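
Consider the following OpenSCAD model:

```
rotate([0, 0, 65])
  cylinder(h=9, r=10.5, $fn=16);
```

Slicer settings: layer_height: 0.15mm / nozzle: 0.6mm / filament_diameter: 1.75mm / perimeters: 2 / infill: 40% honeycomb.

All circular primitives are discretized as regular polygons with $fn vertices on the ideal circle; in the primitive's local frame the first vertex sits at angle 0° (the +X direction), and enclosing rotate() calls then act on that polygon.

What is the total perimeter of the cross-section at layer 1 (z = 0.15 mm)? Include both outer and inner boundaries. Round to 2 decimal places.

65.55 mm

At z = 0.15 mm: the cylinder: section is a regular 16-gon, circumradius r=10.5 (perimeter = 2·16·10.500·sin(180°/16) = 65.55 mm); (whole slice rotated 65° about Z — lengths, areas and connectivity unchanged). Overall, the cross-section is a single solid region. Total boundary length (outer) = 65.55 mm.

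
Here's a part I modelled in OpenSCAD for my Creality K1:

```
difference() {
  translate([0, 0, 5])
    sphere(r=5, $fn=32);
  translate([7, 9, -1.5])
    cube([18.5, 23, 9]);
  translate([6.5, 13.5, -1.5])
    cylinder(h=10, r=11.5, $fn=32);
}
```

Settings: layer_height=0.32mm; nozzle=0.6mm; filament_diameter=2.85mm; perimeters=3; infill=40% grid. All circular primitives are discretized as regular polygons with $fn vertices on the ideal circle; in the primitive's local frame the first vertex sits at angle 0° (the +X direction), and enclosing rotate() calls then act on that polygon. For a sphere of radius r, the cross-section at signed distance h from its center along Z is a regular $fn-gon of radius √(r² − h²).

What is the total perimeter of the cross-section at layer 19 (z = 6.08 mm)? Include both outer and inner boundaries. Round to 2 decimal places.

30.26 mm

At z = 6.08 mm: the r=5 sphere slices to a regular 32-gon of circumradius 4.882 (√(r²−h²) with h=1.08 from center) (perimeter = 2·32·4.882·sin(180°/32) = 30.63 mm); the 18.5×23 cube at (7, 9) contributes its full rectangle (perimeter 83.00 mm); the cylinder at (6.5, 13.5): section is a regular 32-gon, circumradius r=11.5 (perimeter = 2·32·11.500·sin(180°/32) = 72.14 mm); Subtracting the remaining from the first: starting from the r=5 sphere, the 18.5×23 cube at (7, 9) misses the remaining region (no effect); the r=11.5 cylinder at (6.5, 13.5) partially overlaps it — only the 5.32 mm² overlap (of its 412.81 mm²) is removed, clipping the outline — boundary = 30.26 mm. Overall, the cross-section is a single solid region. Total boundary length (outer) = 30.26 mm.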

▸ **What the exercise asks**:
Search the records for the string "frame", and copy every line that holds it.

▸ **Expected output**:
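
All circular primitives are discretized as regular polygons with $fn vertices on the ideal circle; in the primitive's local frame the first vertex sits at angle 0° (the +X direction), and enclosing rotate() calls then act on that polygon.
Settings: layer_height=0.32mm; nozzle=0.6mm; filament_diameter=2.85mm; perimeters=3; infill=40% grid. All circular primitives are discretized as regular polygons with $fn vertices on the ideal circle; in the primitive's local frame the first vertex sits at angle 0° (the +X direction), and enclosing rotate() calls then act on that polygon. For a sphere of radius r, the cross-section at signed distance h from its center along Z is a regular $fn-gon of radius √(r² − h²).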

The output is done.